_Exercise instructions_: Your answer must consist of exactly the lines below, starting with the line with "Give 12 space-separated letters (T or N)." and going on through the line with "8. PC=0 actual=N", and nothing else.

_Data to use_:
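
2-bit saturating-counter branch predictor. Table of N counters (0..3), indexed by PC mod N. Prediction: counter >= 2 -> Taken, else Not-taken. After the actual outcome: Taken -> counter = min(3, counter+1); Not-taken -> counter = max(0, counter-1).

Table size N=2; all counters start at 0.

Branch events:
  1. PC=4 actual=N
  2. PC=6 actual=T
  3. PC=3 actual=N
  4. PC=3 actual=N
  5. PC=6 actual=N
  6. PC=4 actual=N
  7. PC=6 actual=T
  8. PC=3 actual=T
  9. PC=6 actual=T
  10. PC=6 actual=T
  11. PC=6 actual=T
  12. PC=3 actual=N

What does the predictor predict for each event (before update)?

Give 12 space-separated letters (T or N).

Answer: N N N N N N N N N T T N

Derivation:
Ev 1: PC=4 idx=0 pred=N actual=N -> ctr[0]=0
Ev 2: PC=6 idx=0 pred=N actual=T -> ctr[0]=1
Ev 3: PC=3 idx=1 pred=N actual=N -> ctr[1]=0
Ev 4: PC=3 idx=1 pred=N actual=N -> ctr[1]=0
Ev 5: PC=6 idx=0 pred=N actual=N -> ctr[0]=0
Ev 6: PC=4 idx=0 pred=N actual=N -> ctr[0]=0
Ev 7: PC=6 idx=0 pred=N actual=T -> ctr[0]=1
Ev 8: PC=3 idx=1 pred=N actual=T -> ctr[1]=1
Ev 9: PC=6 idx=0 pred=N actual=T -> ctr[0]=2
Ev 10: PC=6 idx=0 pred=T actual=T -> ctr[0]=3
Ev 11: PC=6 idx=0 pred=T actual=T -> ctr[0]=3
Ev 12: PC=3 idx=1 pred=N actual=N -> ctr[1]=0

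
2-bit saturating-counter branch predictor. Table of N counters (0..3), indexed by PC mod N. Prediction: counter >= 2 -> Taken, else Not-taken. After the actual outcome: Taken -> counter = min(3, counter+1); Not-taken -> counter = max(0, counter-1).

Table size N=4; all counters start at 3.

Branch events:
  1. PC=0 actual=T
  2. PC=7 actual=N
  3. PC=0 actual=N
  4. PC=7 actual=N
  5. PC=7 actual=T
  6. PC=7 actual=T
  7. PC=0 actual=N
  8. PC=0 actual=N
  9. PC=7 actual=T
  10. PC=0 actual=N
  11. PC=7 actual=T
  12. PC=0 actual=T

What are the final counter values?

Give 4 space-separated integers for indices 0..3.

Answer: 1 3 3 3

Derivation:
Ev 1: PC=0 idx=0 pred=T actual=T -> ctr[0]=3
Ev 2: PC=7 idx=3 pred=T actual=N -> ctr[3]=2
Ev 3: PC=0 idx=0 pred=T actual=N -> ctr[0]=2
Ev 4: PC=7 idx=3 pred=T actual=N -> ctr[3]=1
Ev 5: PC=7 idx=3 pred=N actual=T -> ctr[3]=2
Ev 6: PC=7 idx=3 pred=T actual=T -> ctr[3]=3
Ev 7: PC=0 idx=0 pred=T actual=N -> ctr[0]=1
Ev 8: PC=0 idx=0 pred=N actual=N -> ctr[0]=0
Ev 9: PC=7 idx=3 pred=T actual=T -> ctr[3]=3
Ev 10: PC=0 idx=0 pred=N actual=N -> ctr[0]=0
Ev 11: PC=7 idx=3 pred=T actual=T -> ctr[3]=3
Ev 12: PC=0 idx=0 pred=N actual=T -> ctr[0]=1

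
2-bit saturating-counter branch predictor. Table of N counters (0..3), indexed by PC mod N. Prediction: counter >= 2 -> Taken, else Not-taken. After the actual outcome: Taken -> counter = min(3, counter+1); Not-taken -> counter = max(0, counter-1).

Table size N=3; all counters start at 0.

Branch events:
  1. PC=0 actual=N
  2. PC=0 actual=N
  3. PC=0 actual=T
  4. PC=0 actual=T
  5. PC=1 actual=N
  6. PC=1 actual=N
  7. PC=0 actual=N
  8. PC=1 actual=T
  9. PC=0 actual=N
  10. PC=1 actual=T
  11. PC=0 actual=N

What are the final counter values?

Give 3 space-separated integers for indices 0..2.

Answer: 0 2 0

Derivation:
Ev 1: PC=0 idx=0 pred=N actual=N -> ctr[0]=0
Ev 2: PC=0 idx=0 pred=N actual=N -> ctr[0]=0
Ev 3: PC=0 idx=0 pred=N actual=T -> ctr[0]=1
Ev 4: PC=0 idx=0 pred=N actual=T -> ctr[0]=2
Ev 5: PC=1 idx=1 pred=N actual=N -> ctr[1]=0
Ev 6: PC=1 idx=1 pred=N actual=N -> ctr[1]=0
Ev 7: PC=0 idx=0 pred=T actual=N -> ctr[0]=1
Ev 8: PC=1 idx=1 pred=N actual=T -> ctr[1]=1
Ev 9: PC=0 idx=0 pred=N actual=N -> ctr[0]=0
Ev 10: PC=1 idx=1 pred=N actual=T -> ctr[1]=2
Ev 11: PC=0 idx=0 pred=N actual=N -> ctr[0]=0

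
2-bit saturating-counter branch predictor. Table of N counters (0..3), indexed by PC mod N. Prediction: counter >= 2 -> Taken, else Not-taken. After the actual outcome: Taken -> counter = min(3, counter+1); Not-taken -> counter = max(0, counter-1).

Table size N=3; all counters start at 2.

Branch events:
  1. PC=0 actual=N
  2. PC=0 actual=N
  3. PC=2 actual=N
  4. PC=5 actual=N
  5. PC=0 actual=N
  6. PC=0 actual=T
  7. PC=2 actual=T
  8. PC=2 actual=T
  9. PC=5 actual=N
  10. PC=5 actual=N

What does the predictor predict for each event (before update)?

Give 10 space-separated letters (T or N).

Answer: T N T N N N N N T N

Derivation:
Ev 1: PC=0 idx=0 pred=T actual=N -> ctr[0]=1
Ev 2: PC=0 idx=0 pred=N actual=N -> ctr[0]=0
Ev 3: PC=2 idx=2 pred=T actual=N -> ctr[2]=1
Ev 4: PC=5 idx=2 pred=N actual=N -> ctr[2]=0
Ev 5: PC=0 idx=0 pred=N actual=N -> ctr[0]=0
Ev 6: PC=0 idx=0 pred=N actual=T -> ctr[0]=1
Ev 7: PC=2 idx=2 pred=N actual=T -> ctr[2]=1
Ev 8: PC=2 idx=2 pred=N actual=T -> ctr[2]=2
Ev 9: PC=5 idx=2 pred=T actual=N -> ctr[2]=1
Ev 10: PC=5 idx=2 pred=N actual=N -> ctr[2]=0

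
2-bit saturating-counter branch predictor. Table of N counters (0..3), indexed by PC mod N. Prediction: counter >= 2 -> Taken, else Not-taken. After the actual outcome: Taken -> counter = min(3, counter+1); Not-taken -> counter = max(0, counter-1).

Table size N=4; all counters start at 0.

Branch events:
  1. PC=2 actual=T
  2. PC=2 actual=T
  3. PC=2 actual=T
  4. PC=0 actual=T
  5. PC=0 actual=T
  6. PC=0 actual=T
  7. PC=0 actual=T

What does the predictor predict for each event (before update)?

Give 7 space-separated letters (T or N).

Ev 1: PC=2 idx=2 pred=N actual=T -> ctr[2]=1
Ev 2: PC=2 idx=2 pred=N actual=T -> ctr[2]=2
Ev 3: PC=2 idx=2 pred=T actual=T -> ctr[2]=3
Ev 4: PC=0 idx=0 pred=N actual=T -> ctr[0]=1
Ev 5: PC=0 idx=0 pred=N actual=T -> ctr[0]=2
Ev 6: PC=0 idx=0 pred=T actual=T -> ctr[0]=3
Ev 7: PC=0 idx=0 pred=T actual=T -> ctr[0]=3

Answer: N N T N N T T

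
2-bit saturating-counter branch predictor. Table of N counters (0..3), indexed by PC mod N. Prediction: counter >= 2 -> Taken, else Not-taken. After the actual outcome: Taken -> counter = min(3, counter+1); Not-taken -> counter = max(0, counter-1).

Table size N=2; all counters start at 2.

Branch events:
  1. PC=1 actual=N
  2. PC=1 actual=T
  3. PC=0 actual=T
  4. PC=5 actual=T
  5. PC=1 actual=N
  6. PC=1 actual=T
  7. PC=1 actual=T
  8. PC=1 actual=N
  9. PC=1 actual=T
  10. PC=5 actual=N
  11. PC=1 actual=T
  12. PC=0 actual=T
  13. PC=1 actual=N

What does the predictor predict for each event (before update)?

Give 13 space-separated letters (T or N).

Answer: T N T T T T T T T T T T T

Derivation:
Ev 1: PC=1 idx=1 pred=T actual=N -> ctr[1]=1
Ev 2: PC=1 idx=1 pred=N actual=T -> ctr[1]=2
Ev 3: PC=0 idx=0 pred=T actual=T -> ctr[0]=3
Ev 4: PC=5 idx=1 pred=T actual=T -> ctr[1]=3
Ev 5: PC=1 idx=1 pred=T actual=N -> ctr[1]=2
Ev 6: PC=1 idx=1 pred=T actual=T -> ctr[1]=3
Ev 7: PC=1 idx=1 pred=T actual=T -> ctr[1]=3
Ev 8: PC=1 idx=1 pred=T actual=N -> ctr[1]=2
Ev 9: PC=1 idx=1 pred=T actual=T -> ctr[1]=3
Ev 10: PC=5 idx=1 pred=T actual=N -> ctr[1]=2
Ev 11: PC=1 idx=1 pred=T actual=T -> ctr[1]=3
Ev 12: PC=0 idx=0 pred=T actual=T -> ctr[0]=3
Ev 13: PC=1 idx=1 pred=T actual=N -> ctr[1]=2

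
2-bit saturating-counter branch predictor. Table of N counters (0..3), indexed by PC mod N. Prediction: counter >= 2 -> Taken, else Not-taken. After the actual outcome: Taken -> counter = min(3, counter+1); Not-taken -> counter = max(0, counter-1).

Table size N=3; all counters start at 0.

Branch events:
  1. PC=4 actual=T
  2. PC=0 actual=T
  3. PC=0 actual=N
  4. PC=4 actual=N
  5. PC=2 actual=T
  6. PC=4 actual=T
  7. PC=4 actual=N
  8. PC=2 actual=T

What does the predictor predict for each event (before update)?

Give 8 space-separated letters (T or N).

Answer: N N N N N N N N

Derivation:
Ev 1: PC=4 idx=1 pred=N actual=T -> ctr[1]=1
Ev 2: PC=0 idx=0 pred=N actual=T -> ctr[0]=1
Ev 3: PC=0 idx=0 pred=N actual=N -> ctr[0]=0
Ev 4: PC=4 idx=1 pred=N actual=N -> ctr[1]=0
Ev 5: PC=2 idx=2 pred=N actual=T -> ctr[2]=1
Ev 6: PC=4 idx=1 pred=N actual=T -> ctr[1]=1
Ev 7: PC=4 idx=1 pred=N actual=N -> ctr[1]=0
Ev 8: PC=2 idx=2 pred=N actual=T -> ctr[2]=2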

_Response for this exercise_:
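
Give 12 space-separated letters (T or N).

Answer: N N N N N N N N N T T N

Derivation:
Ev 1: PC=4 idx=0 pred=N actual=N -> ctr[0]=0
Ev 2: PC=6 idx=0 pred=N actual=T -> ctr[0]=1
Ev 3: PC=3 idx=1 pred=N actual=N -> ctr[1]=0
Ev 4: PC=3 idx=1 pred=N actual=N -> ctr[1]=0
Ev 5: PC=6 idx=0 pred=N actual=N -> ctr[0]=0
Ev 6: PC=4 idx=0 pred=N actual=N -> ctr[0]=0
Ev 7: PC=6 idx=0 pred=N actual=T -> ctr[0]=1
Ev 8: PC=3 idx=1 pred=N actual=T -> ctr[1]=1
Ev 9: PC=6 idx=0 pred=N actual=T -> ctr[0]=2
Ev 10: PC=6 idx=0 pred=T actual=T -> ctr[0]=3
Ev 11: PC=6 idx=0 pred=T actual=T -> ctr[0]=3
Ev 12: PC=3 idx=1 pred=N actual=N -> ctr[1]=0

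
2-bit saturating-counter branch predictor. Table of N counters (0..3), indexed by PC mod N. Prediction: counter >= 2 -> Taken, else Not-taken. After the actual outcome: Taken -> counter = min(3, counter+1); Not-taken -> counter = max(0, counter-1).

Table size N=4; all counters start at 3.

Branch events:
  1. PC=0 actual=T
  2. PC=7 actual=N
  3. PC=0 actual=N
  4. PC=7 actual=N
  5. PC=7 actual=T
  6. PC=7 actual=T
  7. PC=0 actual=N
  8. PC=0 actual=N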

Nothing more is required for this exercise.